Exercise requirements:
Would it be possible to reproduce every entry exactly, please?

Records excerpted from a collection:
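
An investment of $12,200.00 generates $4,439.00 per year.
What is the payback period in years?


Formula: Payback = investment / annual cash flow
Substituting: Payback = $12,200.00 / $4,439.00
Payback = 2.7484 years

2.7484 years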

Response area:
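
An investment of $12,200.00 generates $4,439.00 per year.
What is the payback period in years?


Formula: Payback = investment / annual cash flow
Substituting: Payback = $12,200.00 / $4,439.00
Payback = 2.7484 years

2.7484 years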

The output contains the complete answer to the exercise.